Top of Dataset excerpts

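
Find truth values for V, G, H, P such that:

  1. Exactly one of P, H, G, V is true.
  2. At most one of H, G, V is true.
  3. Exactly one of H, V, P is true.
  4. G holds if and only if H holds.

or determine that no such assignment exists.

V = False; G = False; H = False; P = True

  (1) {P, H, G, V}: 1 true — exactly one ✓
  (2) {H, G, V}: 0 true — at most one ✓
  (3) {H, V, P}: 1 true — exactly one ✓
  (4) G=F, H=F — same ✓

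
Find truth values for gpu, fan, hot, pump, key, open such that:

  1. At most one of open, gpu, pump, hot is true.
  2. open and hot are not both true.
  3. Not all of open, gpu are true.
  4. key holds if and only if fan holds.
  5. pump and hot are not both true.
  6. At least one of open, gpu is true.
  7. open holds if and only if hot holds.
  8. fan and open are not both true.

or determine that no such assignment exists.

gpu = True, fan = False, hot = False, pump = False, key = False, open = False

  (1) {open, gpu, pump, hot}: 1 true — at most one ✓
  (2) open=F, hot=F — not both ✓
  (3) {open, gpu}: 1/2 true — not all ✓
  (4) key=F, fan=F — same ✓
  (5) pump=F, hot=F — not both ✓
  (6) {open, gpu}: 1 true — at least one ✓
  (7) open=F, hot=F — same ✓
  (8) fan=F, open=F — not both ✓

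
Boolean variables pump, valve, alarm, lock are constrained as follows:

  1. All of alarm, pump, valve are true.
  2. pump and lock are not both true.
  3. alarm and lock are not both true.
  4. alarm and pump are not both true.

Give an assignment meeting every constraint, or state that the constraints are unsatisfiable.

Case alarm = True:
  (1) forces pump = True.
  Constraint (4) is violated (alarm=T, pump=T) — contradiction.
Case alarm = False:
  Constraint (1) is violated (alarm=F) — contradiction.
Both cases fail — unsatisfiable.

UNSATISFIABLE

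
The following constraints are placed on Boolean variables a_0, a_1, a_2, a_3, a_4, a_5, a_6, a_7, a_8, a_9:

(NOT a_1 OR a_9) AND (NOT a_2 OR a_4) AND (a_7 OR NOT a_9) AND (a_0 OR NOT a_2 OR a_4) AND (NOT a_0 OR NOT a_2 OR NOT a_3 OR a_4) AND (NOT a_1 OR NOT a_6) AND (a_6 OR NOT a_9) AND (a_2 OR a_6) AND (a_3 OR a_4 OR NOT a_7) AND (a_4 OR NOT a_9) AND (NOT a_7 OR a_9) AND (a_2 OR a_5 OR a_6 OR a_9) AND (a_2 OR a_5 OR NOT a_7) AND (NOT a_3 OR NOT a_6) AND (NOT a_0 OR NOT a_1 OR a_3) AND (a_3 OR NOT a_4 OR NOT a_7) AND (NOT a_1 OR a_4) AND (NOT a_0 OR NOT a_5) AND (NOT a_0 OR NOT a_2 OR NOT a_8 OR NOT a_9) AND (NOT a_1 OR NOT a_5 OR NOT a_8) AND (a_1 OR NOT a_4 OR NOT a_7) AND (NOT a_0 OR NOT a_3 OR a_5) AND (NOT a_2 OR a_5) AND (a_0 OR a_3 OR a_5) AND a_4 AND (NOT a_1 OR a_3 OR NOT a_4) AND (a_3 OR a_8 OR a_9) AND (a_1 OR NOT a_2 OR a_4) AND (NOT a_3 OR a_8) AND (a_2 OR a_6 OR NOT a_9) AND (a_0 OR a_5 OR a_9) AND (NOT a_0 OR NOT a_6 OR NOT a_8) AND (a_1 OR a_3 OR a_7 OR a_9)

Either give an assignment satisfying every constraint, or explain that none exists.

a_0 = False, a_1 = False, a_2 = True, a_3 = True, a_4 = True, a_5 = True, a_6 = False, a_7 = False, a_8 = True, a_9 = False

Unit clause (a_4) forces a_4 = True.
Set a_0 = False.
Set a_1 = False.
  then (a_1 OR NOT a_4 OR NOT a_7) forces a_7 = False.
  then (a_7 OR NOT a_9) forces a_9 = False.
  then (a_0 OR a_5 OR a_9) forces a_5 = True.
  then (a_1 OR a_3 OR a_7 OR a_9) forces a_3 = True.
  then (NOT a_3 OR NOT a_6) forces a_6 = False.
  then (NOT a_3 OR a_8) forces a_8 = True.
  then (a_2 OR a_6) forces a_2 = True.
All clauses satisfied.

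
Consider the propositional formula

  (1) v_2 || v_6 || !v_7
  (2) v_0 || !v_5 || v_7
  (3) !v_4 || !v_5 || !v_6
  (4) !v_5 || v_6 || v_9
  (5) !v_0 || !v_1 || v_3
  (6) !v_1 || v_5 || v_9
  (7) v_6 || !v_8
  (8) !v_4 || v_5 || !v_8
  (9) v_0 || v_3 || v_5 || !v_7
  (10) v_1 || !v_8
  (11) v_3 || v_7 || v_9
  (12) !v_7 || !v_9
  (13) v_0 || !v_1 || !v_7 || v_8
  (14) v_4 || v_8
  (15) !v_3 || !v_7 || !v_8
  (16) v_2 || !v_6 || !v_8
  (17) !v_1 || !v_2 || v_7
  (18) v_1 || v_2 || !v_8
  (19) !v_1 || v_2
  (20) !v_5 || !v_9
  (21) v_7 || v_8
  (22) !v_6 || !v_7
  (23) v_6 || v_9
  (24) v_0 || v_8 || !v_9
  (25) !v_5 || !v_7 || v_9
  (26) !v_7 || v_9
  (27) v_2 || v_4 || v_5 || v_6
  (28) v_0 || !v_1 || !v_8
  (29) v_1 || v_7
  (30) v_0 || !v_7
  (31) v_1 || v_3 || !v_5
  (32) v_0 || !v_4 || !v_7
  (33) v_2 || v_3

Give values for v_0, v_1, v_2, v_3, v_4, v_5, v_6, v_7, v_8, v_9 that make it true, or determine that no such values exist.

Case v_7 = True:
  (!v_7 || !v_9) forces v_9 = False.
  Clause (!v_7 || v_9) is falsified — contradiction.
Case v_7 = False:
  (v_7 || v_8) forces v_8 = True.
  (v_6 || !v_8) forces v_6 = True.
  (v_1 || !v_8) forces v_1 = True.
  (v_2 || !v_6 || !v_8) forces v_2 = True.
  Clause (!v_1 || !v_2 || v_7) is falsified — contradiction.
Both cases fail, so the formula is unsatisfiable.

No satisfying assignment exists.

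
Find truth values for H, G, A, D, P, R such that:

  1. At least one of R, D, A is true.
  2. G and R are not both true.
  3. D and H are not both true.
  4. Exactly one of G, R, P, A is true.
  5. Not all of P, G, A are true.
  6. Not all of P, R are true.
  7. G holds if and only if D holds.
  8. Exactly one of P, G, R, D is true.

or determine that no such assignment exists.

H: True; G: False; A: False; D: False; P: False; R: True

  (1) {R, D, A}: 1 true — at least one ✓
  (2) G=F, R=T — not both ✓
  (3) D=F, H=T — not both ✓
  (4) {G, R, P, A}: 1 true — exactly one ✓
  (5) {P, G, A}: 0/3 true — not all ✓
  (6) {P, R}: 1/2 true — not all ✓
  (7) G=F, D=F — same ✓
  (8) {P, G, R, D}: 1 true — exactly one ✓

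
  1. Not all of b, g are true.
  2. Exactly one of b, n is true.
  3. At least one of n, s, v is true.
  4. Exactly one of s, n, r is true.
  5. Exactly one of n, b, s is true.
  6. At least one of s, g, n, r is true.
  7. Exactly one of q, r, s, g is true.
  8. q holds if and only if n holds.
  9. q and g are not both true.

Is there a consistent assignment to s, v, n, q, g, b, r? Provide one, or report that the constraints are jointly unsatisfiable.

s = False, v = False, n = True, q = True, g = False, b = False, r = False

  (1) {b, g}: 0/2 true — not all ✓
  (2) {b, n}: 1 true — exactly one ✓
  (3) {n, s, v}: 1 true — at least one ✓
  (4) {s, n, r}: 1 true — exactly one ✓
  (5) {n, b, s}: 1 true — exactly one ✓
  (6) {s, g, n, r}: 1 true — at least one ✓
  (7) {q, r, s, g}: 1 true — exactly one ✓
  (8) q=T, n=T — same ✓
  (9) q=T, g=F — not both ✓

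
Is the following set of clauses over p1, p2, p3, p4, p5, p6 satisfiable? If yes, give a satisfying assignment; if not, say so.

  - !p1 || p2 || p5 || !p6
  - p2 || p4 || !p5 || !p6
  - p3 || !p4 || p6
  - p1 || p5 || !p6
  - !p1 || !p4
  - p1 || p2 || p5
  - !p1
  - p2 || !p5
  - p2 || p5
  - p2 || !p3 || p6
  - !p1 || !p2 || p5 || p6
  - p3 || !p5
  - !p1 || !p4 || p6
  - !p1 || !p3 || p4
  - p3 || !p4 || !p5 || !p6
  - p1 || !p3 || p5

p1=F; p2=T; p3=T; p4=T; p5=T; p6=F

Unit clause (!p1) forces p1 = False.
Try p2 = False:
  (p1 || p2 || p5) forces p5 = True.
  clause (p2 || !p5) is falsified — backtrack.
So p2 = True.
Set p3 = True.
  then (p1 || !p3 || p5) forces p5 = True.
Set p4 = True.
Set p6 = False.
All clauses satisfied.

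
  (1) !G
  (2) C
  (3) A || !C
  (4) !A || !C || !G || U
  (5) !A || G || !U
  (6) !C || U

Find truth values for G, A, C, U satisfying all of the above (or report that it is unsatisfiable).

Unsatisfiable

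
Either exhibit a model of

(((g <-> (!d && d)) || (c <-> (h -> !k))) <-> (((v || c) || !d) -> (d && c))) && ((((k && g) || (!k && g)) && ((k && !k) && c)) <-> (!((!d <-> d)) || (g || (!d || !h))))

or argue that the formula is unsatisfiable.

UNSATISFIABLE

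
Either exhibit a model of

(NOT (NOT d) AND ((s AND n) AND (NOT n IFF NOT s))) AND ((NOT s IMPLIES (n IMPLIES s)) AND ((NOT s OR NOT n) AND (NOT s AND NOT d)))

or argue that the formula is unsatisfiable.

Unsatisfiable

Case d = True: the conjunct NOT d is False.
Case d = False: the conjunct NOT (NOT d) becomes NOT (NOT False) = False.
Both cases fail — unsatisfiable.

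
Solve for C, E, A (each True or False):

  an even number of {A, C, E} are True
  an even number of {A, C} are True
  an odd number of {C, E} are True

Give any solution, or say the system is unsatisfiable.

C: True; E: False; A: True

{A, C, E}: 2 true → even ✓
{A, C}: 2 true → even ✓
{C, E}: 1 true → odd ✓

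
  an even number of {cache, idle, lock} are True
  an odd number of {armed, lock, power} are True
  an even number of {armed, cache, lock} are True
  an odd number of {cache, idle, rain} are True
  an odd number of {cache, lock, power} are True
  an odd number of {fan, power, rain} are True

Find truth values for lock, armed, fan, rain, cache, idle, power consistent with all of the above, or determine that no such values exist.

lock=F, armed=T, fan=F, rain=T, cache=T, idle=T, power=F

{cache, idle, lock}: 2 true → even ✓
{armed, lock, power}: 1 true → odd ✓
{armed, cache, lock}: 2 true → even ✓
{cache, idle, rain}: 3 true → odd ✓
{cache, lock, power}: 1 true → odd ✓
{fan, power, rain}: 1 true → odd ✓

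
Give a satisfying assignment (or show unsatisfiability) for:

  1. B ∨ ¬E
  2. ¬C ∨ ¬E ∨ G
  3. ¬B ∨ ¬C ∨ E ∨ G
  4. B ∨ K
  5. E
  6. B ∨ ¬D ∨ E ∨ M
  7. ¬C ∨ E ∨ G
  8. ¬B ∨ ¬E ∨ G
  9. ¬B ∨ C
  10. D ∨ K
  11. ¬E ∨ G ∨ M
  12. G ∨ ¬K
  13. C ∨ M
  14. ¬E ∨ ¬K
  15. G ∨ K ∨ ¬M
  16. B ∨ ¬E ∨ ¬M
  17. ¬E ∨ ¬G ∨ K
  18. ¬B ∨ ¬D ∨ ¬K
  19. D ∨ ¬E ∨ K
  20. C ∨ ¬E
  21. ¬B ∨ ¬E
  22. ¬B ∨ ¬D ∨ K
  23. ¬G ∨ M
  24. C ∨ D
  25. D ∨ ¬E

Case E = True:
  (B ∨ ¬E) forces B = True.
  Clause (¬B ∨ ¬E) is falsified — contradiction.
Case E = False:
  Clause (E) is falsified — contradiction.
Both cases fail, so the formula is unsatisfiable.

The formula is unsatisfiable.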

Bottom of Dataset excerpts

• Work order: Reproduce the entries above exactly, but only the lines between the line holding "(31) v_1 || v_3 || !v_5" and the line holding "2. Exactly one of b, n is true.", inclusive.

• Solution for this task:
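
  (31) v_1 || v_3 || !v_5
  (32) v_0 || !v_4 || !v_7
  (33) v_2 || v_3

Give values for v_0, v_1, v_2, v_3, v_4, v_5, v_6, v_7, v_8, v_9 that make it true, or determine that no such values exist.

Case v_7 = True:
  (!v_7 || !v_9) forces v_9 = False.
  Clause (!v_7 || v_9) is falsified — contradiction.
Case v_7 = False:
  (v_7 || v_8) forces v_8 = True.
  (v_6 || !v_8) forces v_6 = True.
  (v_1 || !v_8) forces v_1 = True.
  (v_2 || !v_6 || !v_8) forces v_2 = True.
  Clause (!v_1 || !v_2 || v_7) is falsified — contradiction.
Both cases fail, so the formula is unsatisfiable.

No satisfying assignment exists.

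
Find truth values for H, G, A, D, P, R such that:

  1. At least one of R, D, A is true.
  2. G and R are not both true.
  3. D and H are not both true.
  4. Exactly one of G, R, P, A is true.
  5. Not all of P, G, A are true.
  6. Not all of P, R are true.
  7. G holds if and only if D holds.
  8. Exactly one of P, G, R, D is true.

or determine that no such assignment exists.

H: True; G: False; A: False; D: False; P: False; R: True

  (1) {R, D, A}: 1 true — at least one ✓
  (2) G=F, R=T — not both ✓
  (3) D=F, H=T — not both ✓
  (4) {G, R, P, A}: 1 true — exactly one ✓
  (5) {P, G, A}: 0/3 true — not all ✓
  (6) {P, R}: 1/2 true — not all ✓
  (7) G=F, D=F — same ✓
  (8) {P, G, R, D}: 1 true — exactly one ✓

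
  1. Not all of b, g are true.
  2. Exactly one of b, n is true.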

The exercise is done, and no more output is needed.